-- Records shown follows --
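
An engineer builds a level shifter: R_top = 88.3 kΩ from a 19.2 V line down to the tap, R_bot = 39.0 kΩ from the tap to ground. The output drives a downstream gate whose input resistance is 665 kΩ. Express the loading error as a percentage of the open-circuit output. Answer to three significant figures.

3.91 %

The divider's output (Thévenin) resistance is R_top‖R_bot = 27.05 kΩ.
Fractional drop under load = R_th/(R_th + R_L) = 27.05 / (27.05 + 665) = 0.03909.
So the output falls by 3.91 %.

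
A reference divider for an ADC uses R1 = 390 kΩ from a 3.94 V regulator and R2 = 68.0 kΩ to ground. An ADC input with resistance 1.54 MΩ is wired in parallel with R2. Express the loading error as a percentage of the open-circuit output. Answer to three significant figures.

The divider's output (Thévenin) resistance is R1‖R2 = 57.90 kΩ.
Fractional drop under load = R_th/(R_th + R_L) = 57.90 / (57.90 + 1540) = 0.03624.
So the output falls by 3.62 %.

3.62 %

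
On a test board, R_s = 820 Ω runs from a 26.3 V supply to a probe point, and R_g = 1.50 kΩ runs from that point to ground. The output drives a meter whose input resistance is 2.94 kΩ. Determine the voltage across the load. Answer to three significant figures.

The load sits in parallel with R_g: R_g‖R_L = (1500 × 2940) / (1500 + 2940) = 993.2 Ω.
V_out = 26.3 × 993.2 / (820 + 993.2) = 26.3 × 993.2/1813 = 14.4 V.

V_out ≈ 14.4 V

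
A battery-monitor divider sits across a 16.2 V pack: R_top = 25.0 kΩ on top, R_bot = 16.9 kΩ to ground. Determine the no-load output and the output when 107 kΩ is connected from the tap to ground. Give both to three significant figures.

Open-circuit: V = 16.2 × 16.9/(25.0 + 16.9) = 6.53 V.
With the load, R_bot becomes R_bot‖R_L = 14.59 kΩ, so V = 16.2 × 14.59/39.59 = 5.97 V.

Unloaded: 6.53 V; loaded: 5.97 V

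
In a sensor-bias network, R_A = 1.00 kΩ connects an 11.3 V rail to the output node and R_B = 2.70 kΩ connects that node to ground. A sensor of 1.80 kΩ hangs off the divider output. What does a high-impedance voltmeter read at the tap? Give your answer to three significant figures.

The load sits in parallel with R_B: R_B‖R_L = (2.70 × 1.80) / (2.70 + 1.80) = 1.080 kΩ.
V_out = 11.3 × 1.080 / (1.00 + 1.080) = 11.3 × 1.080/2.080 = 5.87 V.
(Unloaded it would have been 8.25 V.)

V_out ≈ 5.87 V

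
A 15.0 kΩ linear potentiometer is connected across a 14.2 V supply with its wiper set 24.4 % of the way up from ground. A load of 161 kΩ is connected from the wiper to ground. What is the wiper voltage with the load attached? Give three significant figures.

The wiper splits the pot into (1−α)R = 11.34 kΩ above and αR = 3.660 kΩ below.
Lower section ‖ load = 3.579 kΩ.
V_wiper = 14.2 × 3.579/(11.34 + 3.579) = 3.41 V.

V ≈ 3.41 V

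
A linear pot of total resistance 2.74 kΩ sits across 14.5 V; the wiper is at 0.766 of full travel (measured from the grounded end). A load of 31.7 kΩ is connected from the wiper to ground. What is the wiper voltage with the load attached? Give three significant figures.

V ≈ 10.9 V

The wiper splits the pot into (1−α)R = 641.2 Ω above and αR = 2099 Ω below.
Lower section ‖ load = 1969 Ω.
V_wiper = 14.5 × 1969/(641.2 + 1969) = 10.9 V.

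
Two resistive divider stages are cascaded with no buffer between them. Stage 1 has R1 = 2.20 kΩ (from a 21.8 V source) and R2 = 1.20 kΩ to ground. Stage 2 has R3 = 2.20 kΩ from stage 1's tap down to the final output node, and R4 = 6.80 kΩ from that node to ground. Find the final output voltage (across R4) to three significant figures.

Stage 2 presents R3+R4 = 9.000 kΩ as a load on stage 1's tap.
Stage 1's lower leg becomes R2‖(R3+R4) = 1.059 kΩ, so V_mid = 21.8 × 1.059/3.259 = 7.083 V.
Stage 2 is itself unloaded: V_out = V_mid × R4/(R3+R4) = 7.083 × 6.80/9.000 = 5.35 V.

V_out ≈ 5.35 V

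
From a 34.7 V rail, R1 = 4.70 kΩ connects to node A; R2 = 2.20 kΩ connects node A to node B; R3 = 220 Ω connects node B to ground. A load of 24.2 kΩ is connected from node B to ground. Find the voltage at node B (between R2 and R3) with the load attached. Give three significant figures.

V ≈ 1.06 V

At node B, R3 is in parallel with the load: R3‖R_L = 218.0 Ω.
Below node A the resistance is R2 + (R3‖R_L) = 2418 Ω, so V_A = 34.7 × 2418/7118 = 11.79 V.
Then V_B = V_A × (R3‖R_L)/(R2 + R3‖R_L) = 11.79 × 218.0/2418 = 1.06 V.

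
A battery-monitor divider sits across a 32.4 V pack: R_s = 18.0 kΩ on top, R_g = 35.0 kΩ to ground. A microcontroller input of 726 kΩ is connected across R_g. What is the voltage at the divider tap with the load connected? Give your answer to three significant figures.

V_out ≈ 21.1 V

The load sits in parallel with R_g: R_g‖R_L = (35.0 × 726) / (35.0 + 726) = 33.39 kΩ.
V_out = 32.4 × 33.39 / (18.0 + 33.39) = 32.4 × 33.39/51.39 = 21.1 V.
(Unloaded it would have been 21.4 V.)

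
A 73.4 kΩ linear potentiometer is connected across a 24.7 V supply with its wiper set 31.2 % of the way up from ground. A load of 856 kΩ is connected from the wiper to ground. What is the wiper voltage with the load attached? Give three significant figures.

The wiper splits the pot into (1−α)R = 50.50 kΩ above and αR = 22.90 kΩ below.
Lower section ‖ load = 22.30 kΩ.
V_wiper = 24.7 × 22.30/(50.50 + 22.30) = 7.57 V.

V ≈ 7.57 V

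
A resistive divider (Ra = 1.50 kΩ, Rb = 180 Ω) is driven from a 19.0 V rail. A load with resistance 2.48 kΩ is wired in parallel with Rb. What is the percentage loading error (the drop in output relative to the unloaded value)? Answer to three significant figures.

The divider's output (Thévenin) resistance is Ra‖Rb = 160.7 Ω.
Fractional drop under load = R_th/(R_th + R_L) = 160.7 / (160.7 + 2480) = 0.06086.
So the output falls by 6.09 %.

6.09 %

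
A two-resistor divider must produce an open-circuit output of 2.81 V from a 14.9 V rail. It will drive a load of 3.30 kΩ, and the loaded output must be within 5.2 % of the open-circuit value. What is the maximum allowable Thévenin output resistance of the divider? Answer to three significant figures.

R_th ≤ 181 Ω

Loading drop = R_th/(R_th + R_L) ≤ 0.0520, so R_th ≤ R_L · ε/(1−ε) = 3.30 kΩ × 0.0520/0.9480 = 181 Ω.
(Any R1, R2 with R2/(R1+R2) = 0.189 and R1‖R2 ≤ 181 Ω will meet the spec.)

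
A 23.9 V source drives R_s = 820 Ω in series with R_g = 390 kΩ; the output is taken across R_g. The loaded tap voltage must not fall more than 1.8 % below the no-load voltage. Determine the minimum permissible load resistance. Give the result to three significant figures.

Output resistance R_th = R_s‖R_g = (820 × 390000)/390800 = 818.3 Ω.
The fractional drop is R_th/(R_th + R_L); requiring this ≤ 0.0180 gives R_L ≥ R_th(1/0.0180 − 1) = 818.3 × 54.56 = 44.6 kΩ.

R_L(min) ≈ 44.6 kΩ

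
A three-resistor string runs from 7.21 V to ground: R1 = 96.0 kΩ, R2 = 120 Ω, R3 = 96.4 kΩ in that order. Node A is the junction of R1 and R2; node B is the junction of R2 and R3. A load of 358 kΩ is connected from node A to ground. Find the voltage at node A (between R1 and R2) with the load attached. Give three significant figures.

V ≈ 3.19 V

Below node A the series string R2+R3 = 96520 Ω sits in parallel with the 358000 Ω load: 76020 Ω.
V_A = 7.21 × 76020/(96000 + 76020) = 3.19 V.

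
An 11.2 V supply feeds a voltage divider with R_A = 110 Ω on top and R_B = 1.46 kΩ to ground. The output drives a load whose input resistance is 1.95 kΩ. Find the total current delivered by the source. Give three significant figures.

I ≈ 11.9 mA

R_B‖R_L = 834.9 Ω, so the source sees R_A + R_B‖R_L = 944.9 Ω.
I = 11.2 V / 944.9 Ω = 11.9 mA.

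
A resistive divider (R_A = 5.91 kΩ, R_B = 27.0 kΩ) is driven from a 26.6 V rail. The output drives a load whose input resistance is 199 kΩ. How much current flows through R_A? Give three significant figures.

I ≈ 0.896 mA

R_B‖R_L = 23.77 kΩ, so the source sees R_A + R_B‖R_L = 29.68 kΩ.
I = 26.6 V / 29.68 kΩ = 0.896 mA.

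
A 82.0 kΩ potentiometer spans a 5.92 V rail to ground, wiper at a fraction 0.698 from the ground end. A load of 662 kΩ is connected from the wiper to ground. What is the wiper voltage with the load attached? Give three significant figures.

The wiper splits the pot into (1−α)R = 24.76 kΩ above and αR = 57.24 kΩ below.
Lower section ‖ load = 52.68 kΩ.
V_wiper = 5.92 × 52.68/(24.76 + 52.68) = 4.03 V.

V ≈ 4.03 V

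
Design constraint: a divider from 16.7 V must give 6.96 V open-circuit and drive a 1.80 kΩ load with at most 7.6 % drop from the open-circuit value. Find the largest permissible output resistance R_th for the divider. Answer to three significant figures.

Loading drop = R_th/(R_th + R_L) ≤ 0.0760, so R_th ≤ R_L · ε/(1−ε) = 1.80 kΩ × 0.0760/0.9240 = 148 Ω.

R_th ≤ 148 Ω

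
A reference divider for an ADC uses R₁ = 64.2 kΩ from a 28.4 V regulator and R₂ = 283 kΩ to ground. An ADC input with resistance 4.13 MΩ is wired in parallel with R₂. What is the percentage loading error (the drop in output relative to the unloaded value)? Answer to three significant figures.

1.25 %

The divider's output (Thévenin) resistance is R₁‖R₂ = 52.33 kΩ.
Fractional drop under load = R_th/(R_th + R_L) = 52.33 / (52.33 + 4130) = 0.01251.
So the output falls by 1.25 %.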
-- Records shown concluded --
The line with "A reference divider for an ADC uses R₁" and every line after it up to the end of the entries: output those exactly, and only those.

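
A reference divider for an ADC uses R₁ = 64.2 kΩ from a 28.4 V regulator and R₂ = 283 kΩ to ground. An ADC input with resistance 4.13 MΩ is wired in parallel with R₂. What is the percentage loading error (the drop in output relative to the unloaded value)? Answer to three significant figures.

1.25 %

The divider's output (Thévenin) resistance is R₁‖R₂ = 52.33 kΩ.
Fractional drop under load = R_th/(R_th + R_L) = 52.33 / (52.33 + 4130) = 0.01251.
So the output falls by 1.25 %.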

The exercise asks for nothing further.